RECORDS PROVIDED
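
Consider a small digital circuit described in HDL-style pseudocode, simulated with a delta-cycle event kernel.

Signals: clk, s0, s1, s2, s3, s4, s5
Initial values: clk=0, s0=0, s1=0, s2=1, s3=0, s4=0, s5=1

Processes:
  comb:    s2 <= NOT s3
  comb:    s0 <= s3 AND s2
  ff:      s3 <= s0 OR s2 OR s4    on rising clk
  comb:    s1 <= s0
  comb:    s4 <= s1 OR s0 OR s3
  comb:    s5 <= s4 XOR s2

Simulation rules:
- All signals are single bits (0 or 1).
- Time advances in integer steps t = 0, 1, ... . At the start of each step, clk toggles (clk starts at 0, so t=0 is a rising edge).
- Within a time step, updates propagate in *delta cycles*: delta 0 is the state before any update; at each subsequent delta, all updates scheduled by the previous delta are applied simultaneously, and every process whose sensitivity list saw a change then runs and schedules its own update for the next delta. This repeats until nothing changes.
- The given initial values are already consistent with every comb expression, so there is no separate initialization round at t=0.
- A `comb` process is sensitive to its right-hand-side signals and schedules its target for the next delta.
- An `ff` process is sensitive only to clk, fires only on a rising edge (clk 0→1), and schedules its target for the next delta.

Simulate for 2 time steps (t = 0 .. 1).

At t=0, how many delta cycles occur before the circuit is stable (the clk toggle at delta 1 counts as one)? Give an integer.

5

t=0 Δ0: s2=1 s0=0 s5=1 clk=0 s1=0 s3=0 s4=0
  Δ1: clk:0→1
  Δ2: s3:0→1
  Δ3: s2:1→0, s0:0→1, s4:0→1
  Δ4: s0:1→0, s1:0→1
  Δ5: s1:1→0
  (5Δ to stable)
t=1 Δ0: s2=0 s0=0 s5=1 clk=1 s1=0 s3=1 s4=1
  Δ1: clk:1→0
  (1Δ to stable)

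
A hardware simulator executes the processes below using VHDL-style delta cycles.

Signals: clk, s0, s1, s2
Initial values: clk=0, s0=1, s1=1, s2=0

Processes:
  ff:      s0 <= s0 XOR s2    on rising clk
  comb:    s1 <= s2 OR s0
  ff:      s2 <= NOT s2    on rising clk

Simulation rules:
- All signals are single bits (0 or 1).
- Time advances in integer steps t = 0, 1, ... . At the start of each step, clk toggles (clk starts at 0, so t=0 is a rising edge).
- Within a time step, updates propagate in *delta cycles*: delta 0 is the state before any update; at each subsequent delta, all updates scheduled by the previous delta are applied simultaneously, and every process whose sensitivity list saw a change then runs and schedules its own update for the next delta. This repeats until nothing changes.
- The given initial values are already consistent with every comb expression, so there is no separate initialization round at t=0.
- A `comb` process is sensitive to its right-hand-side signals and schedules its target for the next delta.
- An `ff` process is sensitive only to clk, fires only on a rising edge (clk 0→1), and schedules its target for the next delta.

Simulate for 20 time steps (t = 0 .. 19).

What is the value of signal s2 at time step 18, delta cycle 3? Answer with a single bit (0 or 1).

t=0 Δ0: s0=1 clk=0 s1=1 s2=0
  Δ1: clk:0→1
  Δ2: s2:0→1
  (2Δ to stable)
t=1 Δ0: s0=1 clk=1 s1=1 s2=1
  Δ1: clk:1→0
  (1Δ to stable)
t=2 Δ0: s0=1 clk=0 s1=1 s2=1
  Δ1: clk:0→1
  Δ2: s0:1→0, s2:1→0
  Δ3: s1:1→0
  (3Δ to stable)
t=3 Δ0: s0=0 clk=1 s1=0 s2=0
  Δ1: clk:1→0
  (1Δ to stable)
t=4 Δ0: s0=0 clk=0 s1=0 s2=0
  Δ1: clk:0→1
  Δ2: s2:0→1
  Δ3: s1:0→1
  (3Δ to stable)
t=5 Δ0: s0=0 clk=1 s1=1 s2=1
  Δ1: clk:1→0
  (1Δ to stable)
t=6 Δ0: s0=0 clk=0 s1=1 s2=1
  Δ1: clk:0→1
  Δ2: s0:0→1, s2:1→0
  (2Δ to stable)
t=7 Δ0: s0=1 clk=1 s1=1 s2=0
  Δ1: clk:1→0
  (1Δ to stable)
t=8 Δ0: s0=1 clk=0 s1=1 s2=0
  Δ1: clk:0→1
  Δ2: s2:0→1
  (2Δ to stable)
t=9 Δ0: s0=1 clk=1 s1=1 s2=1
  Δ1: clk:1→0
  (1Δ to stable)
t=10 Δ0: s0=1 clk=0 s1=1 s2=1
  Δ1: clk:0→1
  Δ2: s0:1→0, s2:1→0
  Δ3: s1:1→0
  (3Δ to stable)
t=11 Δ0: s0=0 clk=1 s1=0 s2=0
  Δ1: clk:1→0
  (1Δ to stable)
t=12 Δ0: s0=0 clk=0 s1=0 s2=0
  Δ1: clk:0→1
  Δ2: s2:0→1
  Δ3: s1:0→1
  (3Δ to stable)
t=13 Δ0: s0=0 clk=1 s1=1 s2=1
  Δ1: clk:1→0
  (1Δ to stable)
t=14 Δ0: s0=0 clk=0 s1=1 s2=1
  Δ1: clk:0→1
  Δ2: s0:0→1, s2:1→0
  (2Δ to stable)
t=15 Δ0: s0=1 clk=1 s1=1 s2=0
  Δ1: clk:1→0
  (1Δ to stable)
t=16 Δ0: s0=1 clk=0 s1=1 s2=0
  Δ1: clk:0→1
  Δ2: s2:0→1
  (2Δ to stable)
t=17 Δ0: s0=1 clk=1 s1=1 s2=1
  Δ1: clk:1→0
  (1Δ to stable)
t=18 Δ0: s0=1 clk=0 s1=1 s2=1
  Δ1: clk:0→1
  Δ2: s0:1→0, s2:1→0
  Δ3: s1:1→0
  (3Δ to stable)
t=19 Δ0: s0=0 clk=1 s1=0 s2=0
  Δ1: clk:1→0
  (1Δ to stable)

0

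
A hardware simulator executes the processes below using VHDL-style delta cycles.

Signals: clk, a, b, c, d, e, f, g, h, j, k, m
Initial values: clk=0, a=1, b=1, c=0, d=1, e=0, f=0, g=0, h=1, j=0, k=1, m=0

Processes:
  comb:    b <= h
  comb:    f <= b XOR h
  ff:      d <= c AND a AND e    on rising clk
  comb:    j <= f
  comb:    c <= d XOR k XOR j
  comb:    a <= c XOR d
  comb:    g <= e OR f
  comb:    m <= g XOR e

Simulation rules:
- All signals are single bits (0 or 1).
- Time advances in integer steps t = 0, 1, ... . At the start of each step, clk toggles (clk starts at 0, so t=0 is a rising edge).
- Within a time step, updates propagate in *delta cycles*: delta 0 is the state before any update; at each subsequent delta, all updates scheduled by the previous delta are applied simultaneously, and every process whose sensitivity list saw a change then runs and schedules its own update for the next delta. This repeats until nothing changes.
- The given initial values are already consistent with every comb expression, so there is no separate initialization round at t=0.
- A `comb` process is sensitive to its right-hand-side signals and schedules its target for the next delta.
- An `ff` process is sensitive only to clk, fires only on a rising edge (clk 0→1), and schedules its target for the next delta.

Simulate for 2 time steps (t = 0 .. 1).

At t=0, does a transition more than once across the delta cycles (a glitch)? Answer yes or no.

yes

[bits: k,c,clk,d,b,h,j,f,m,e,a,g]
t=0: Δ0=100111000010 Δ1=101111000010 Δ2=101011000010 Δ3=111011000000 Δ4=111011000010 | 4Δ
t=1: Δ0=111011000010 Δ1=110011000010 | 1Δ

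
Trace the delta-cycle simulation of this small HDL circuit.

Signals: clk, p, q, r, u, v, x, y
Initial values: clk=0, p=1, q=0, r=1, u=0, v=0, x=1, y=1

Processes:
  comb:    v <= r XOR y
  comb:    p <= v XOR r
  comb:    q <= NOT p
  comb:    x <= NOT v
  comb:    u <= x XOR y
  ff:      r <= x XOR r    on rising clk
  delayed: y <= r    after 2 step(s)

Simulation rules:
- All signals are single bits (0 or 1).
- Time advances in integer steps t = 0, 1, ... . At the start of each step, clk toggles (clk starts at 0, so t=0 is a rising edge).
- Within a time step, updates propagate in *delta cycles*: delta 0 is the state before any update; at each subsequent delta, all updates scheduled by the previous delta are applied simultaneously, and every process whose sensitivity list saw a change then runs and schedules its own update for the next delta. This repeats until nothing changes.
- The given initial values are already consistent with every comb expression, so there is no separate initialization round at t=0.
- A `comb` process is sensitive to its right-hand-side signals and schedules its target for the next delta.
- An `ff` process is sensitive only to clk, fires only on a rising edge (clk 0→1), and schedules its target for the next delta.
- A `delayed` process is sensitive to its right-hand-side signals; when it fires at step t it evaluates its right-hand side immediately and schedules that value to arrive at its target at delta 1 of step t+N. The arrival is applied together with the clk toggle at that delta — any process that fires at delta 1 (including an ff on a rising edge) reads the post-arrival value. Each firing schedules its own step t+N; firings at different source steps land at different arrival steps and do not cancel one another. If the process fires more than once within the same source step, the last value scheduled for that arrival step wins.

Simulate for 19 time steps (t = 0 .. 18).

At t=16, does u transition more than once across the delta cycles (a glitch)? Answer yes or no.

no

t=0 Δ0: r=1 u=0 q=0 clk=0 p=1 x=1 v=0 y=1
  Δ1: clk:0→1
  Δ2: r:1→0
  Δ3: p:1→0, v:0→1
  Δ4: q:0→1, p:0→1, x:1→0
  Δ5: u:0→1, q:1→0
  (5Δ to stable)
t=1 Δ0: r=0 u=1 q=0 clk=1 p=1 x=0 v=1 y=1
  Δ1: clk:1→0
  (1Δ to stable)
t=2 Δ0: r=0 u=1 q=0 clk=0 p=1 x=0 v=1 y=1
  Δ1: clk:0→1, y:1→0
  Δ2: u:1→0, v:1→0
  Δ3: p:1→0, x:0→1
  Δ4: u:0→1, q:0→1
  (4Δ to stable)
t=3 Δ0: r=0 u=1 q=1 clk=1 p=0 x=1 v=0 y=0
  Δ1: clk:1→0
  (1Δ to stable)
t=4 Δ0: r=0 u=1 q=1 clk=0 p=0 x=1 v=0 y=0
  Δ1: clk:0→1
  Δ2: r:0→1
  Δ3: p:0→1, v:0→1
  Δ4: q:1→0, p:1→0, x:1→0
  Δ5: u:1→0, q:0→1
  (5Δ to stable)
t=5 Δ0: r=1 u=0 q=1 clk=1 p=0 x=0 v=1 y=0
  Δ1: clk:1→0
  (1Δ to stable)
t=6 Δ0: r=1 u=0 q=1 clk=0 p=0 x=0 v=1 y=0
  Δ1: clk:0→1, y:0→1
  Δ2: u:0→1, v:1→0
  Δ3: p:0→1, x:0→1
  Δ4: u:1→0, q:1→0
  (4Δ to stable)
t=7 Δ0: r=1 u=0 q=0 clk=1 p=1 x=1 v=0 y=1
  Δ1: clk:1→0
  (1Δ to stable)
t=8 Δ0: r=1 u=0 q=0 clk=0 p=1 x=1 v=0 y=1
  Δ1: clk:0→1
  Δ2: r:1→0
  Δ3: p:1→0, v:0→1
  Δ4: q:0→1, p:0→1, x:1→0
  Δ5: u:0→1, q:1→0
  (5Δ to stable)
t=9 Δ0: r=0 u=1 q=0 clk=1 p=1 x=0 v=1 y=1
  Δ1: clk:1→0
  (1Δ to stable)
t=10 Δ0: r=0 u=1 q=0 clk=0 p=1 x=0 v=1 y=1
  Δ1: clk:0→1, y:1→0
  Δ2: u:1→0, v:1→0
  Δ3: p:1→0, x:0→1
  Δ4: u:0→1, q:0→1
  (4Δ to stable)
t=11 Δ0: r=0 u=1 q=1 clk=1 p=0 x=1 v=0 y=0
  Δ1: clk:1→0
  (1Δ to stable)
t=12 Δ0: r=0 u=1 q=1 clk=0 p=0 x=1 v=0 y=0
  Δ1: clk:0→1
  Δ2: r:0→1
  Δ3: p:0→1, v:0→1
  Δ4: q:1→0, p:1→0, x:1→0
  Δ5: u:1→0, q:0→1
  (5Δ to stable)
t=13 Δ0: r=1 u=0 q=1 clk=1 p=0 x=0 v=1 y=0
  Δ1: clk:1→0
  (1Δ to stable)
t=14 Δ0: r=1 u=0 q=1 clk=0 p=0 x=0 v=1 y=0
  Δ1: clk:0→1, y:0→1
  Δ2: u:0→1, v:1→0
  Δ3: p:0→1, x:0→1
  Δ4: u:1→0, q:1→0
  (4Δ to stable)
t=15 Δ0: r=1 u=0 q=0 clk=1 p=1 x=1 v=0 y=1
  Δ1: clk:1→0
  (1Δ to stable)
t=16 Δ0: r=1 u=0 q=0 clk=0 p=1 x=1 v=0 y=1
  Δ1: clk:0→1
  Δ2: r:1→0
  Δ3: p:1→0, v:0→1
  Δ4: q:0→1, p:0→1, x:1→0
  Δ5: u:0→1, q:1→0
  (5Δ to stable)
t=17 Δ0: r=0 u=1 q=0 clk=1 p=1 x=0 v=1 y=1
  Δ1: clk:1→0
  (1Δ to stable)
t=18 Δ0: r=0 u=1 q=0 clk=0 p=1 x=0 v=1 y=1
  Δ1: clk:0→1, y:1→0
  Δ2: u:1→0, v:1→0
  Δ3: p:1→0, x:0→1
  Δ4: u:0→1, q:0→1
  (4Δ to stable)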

WORK TO COMPLETE
The lines above, from the start of the records through the one containing "OR s0 OR s3", are to be printed exactly, and nothing else is to be included.

SOLUTION FOR THIS TASK
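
Consider a small digital circuit described in HDL-style pseudocode, simulated with a delta-cycle event kernel.

Signals: clk, s0, s1, s2, s3, s4, s5
Initial values: clk=0, s0=0, s1=0, s2=1, s3=0, s4=0, s5=1

Processes:
  comb:    s2 <= NOT s3
  comb:    s0 <= s3 AND s2
  ff:      s3 <= s0 OR s2 OR s4    on rising clk
  comb:    s1 <= s0
  comb:    s4 <= s1 OR s0 OR s3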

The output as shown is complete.